Problem:
The required lines are those that contain "Laem"; pull them out of the data and copy them.

== == ==

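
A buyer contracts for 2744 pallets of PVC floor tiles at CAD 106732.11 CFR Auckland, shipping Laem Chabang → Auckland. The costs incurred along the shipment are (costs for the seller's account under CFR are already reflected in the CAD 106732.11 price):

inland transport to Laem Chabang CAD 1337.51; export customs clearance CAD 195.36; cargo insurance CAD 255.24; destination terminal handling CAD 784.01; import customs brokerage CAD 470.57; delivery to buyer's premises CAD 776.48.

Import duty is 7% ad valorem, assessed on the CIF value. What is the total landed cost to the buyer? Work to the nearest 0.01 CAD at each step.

Total landed cost: CAD 116507.52

CFR: the seller pays costs through ocean freight to the destination port, but not insurance.
Already in the invoice (seller's account under CFR): inland to port, export clearance — exclude.
CIF value = CFR price + insurance = 106732.11 + 255.24 = 106987.35
Import duty = 106987.35 × 7% = 7489.11
Buyer bears: insurance 255.24 + destination terminal 784.01 + brokerage 470.57 + delivery 776.48 + duty 7489.11 = 9775.41
Landed cost = invoice 106732.11 + 9775.41 = 116507.52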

== == ==

Problem solution:
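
A buyer contracts for 2744 pallets of PVC floor tiles at CAD 106732.11 CFR Auckland, shipping Laem Chabang → Auckland. The costs incurred along the shipment are (costs for the seller's account under CFR are already reflected in the CAD 106732.11 price):
inland transport to Laem Chabang CAD 1337.51; export customs clearance CAD 195.36; cargo insurance CAD 255.24; destination terminal handling CAD 784.01; import customs brokerage CAD 470.57; delivery to buyer's premises CAD 776.48.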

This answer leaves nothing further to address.